• **EXERCISE**
Show every line in the records below that contains the word "remaining".

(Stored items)

[Start of Attachment]

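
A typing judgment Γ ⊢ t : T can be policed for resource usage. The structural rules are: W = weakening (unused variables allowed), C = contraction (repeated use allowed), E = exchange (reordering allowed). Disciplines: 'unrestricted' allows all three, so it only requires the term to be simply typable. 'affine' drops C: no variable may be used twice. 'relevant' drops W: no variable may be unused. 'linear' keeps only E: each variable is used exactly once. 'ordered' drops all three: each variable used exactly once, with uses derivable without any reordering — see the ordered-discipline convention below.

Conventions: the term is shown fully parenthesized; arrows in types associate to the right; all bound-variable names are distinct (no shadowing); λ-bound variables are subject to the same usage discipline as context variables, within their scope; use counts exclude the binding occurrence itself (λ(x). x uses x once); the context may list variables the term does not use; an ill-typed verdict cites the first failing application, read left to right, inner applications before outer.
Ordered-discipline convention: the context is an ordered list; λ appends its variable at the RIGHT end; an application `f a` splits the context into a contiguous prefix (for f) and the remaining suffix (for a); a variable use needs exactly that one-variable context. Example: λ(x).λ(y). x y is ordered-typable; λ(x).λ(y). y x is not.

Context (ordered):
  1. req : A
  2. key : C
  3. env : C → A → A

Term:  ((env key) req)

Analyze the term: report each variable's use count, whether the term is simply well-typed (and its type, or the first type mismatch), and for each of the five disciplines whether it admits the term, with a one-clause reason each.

counts: req=1; key=1; env=1
order of uses: env, key, req
typing: ✓ — A
ordered: ✗ — no contiguous prefix/suffix split fits env, key, req
linear: ✓ — exactly-once usage across req, key, env
affine: ✓ — req, key, env: no repeats, contraction unneeded
relevant: ✓ — none of req, key, env goes unused
unrestricted: ✓ — simply typable at A; W, C, E all held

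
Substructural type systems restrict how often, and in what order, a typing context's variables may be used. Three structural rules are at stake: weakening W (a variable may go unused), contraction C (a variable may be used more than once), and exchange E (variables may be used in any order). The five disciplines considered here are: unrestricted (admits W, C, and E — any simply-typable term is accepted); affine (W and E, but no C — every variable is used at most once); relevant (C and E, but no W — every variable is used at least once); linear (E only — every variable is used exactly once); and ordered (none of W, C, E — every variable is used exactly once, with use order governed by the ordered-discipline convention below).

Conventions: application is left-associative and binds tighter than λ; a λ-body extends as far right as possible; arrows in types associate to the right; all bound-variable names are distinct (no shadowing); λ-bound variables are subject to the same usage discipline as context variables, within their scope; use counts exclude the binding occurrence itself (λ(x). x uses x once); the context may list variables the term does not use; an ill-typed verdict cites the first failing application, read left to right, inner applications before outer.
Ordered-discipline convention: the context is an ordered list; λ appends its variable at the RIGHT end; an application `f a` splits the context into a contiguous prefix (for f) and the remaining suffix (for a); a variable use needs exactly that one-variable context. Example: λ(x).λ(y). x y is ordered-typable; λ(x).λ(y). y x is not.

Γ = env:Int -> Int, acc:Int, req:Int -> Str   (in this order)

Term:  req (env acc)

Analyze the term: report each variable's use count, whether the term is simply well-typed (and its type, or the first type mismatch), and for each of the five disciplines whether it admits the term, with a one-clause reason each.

variable uses: env ×1, acc ×1, req ×1
use order (left to right): req, env, acc
typing: well-typed — term : Str
ordered: ✗, use order req, env, acc needs exchange
linear: ✓, single use per variable (env, acc, req)
affine: ✓, no duplicate uses among env, acc, req
relevant: ✓, every one of env, acc, req appears
unrestricted: ✓, simply typable at Str; W, C, E all held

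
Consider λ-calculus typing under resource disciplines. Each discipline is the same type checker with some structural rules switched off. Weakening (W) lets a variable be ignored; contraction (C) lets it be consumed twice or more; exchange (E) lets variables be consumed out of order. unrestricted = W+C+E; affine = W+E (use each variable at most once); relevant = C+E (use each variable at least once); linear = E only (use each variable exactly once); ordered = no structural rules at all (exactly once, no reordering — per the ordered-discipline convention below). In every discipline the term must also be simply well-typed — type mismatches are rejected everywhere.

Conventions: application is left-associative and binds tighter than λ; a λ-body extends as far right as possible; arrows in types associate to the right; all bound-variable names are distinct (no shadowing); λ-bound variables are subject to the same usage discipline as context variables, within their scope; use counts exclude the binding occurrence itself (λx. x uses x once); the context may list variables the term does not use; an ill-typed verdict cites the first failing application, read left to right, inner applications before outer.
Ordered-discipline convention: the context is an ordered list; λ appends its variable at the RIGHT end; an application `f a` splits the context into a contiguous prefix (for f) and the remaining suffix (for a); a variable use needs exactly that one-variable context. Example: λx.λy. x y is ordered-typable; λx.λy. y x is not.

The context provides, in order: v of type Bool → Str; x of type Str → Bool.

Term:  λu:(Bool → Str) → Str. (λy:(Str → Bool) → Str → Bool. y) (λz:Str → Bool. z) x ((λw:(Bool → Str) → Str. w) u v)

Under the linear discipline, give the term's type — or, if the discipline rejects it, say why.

term : ((Bool → Str) → Str) → Bool
counts: v: 1; x: 1; u (λ-bound): 1; y (λ-bound): 1; z (λ-bound): 1; w (λ-bound): 1
left-to-right use order: y, z, x, w, u, v
typing: well-typed at ((Bool → Str) → Str) → Bool
across the five disciplines: ordered ✗; linear ✓; affine ✓; relevant ✓; unrestricted ✓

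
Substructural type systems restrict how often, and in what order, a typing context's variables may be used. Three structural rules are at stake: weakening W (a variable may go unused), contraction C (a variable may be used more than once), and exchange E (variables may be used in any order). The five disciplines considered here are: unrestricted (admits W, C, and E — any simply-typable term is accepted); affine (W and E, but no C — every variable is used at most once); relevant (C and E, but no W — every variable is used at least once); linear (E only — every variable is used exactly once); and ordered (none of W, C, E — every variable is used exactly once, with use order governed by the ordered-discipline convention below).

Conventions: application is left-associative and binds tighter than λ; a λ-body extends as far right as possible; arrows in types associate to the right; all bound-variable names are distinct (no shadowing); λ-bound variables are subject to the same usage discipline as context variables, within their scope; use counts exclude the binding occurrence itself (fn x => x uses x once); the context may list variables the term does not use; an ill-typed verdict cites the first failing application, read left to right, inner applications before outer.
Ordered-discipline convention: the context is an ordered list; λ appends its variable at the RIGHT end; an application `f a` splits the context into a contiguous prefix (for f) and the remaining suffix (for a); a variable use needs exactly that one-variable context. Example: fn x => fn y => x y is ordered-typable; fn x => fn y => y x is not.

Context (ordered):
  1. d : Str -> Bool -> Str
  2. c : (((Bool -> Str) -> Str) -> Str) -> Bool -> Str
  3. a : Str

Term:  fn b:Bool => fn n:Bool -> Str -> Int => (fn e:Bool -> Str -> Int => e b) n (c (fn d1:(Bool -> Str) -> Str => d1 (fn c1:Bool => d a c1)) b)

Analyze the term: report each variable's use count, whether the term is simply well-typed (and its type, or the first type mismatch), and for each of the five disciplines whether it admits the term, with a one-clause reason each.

variable uses: d=1; c=1; a=1; b (λ-bound)=2; n (λ-bound)=1; e (λ-bound)=1; d1 (λ-bound)=1; c1 (λ-bound)=1
uses in reading order: e, b, n, c, d1, d, a, c1, b
typing: ✓ — Bool -> (Bool -> Str -> Int) -> Int
ordered ✗ (uses contraction: b ×2)
linear ✗ (uses contraction: b ×2)
affine ✗ (uses contraction: b ×2)
relevant ✓ (every one of d, c, a, b, n, e, d1, c1 appears)
unrestricted ✓ (well-typed at Bool -> (Bool -> Str -> Int) -> Int; no restrictions here)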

[End of Attachment]

• **RESPONSE TO THIS TASK**
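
Ordered-discipline convention: the context is an ordered list; λ appends its variable at the RIGHT end; an application `f a` splits the context into a contiguous prefix (for f) and the remaining suffix (for a); a variable use needs exactly that one-variable context. Example: λ(x).λ(y). x y is ordered-typable; λ(x).λ(y). y x is not.
Ordered-discipline convention: the context is an ordered list; λ appends its variable at the RIGHT end; an application `f a` splits the context into a contiguous prefix (for f) and the remaining suffix (for a); a variable use needs exactly that one-variable context. Example: λ(x).λ(y). x y is ordered-typable; λ(x).λ(y). y x is not.
Ordered-discipline convention: the context is an ordered list; λ appends its variable at the RIGHT end; an application `f a` splits the context into a contiguous prefix (for f) and the remaining suffix (for a); a variable use needs exactly that one-variable context. Example: λx.λy. x y is ordered-typable; λx.λy. y x is not.
Ordered-discipline convention: the context is an ordered list; λ appends its variable at the RIGHT end; an application `f a` splits the context into a contiguous prefix (for f) and the remaining suffix (for a); a variable use needs exactly that one-variable context. Example: fn x => fn y => x y is ordered-typable; fn x => fn y => y x is not.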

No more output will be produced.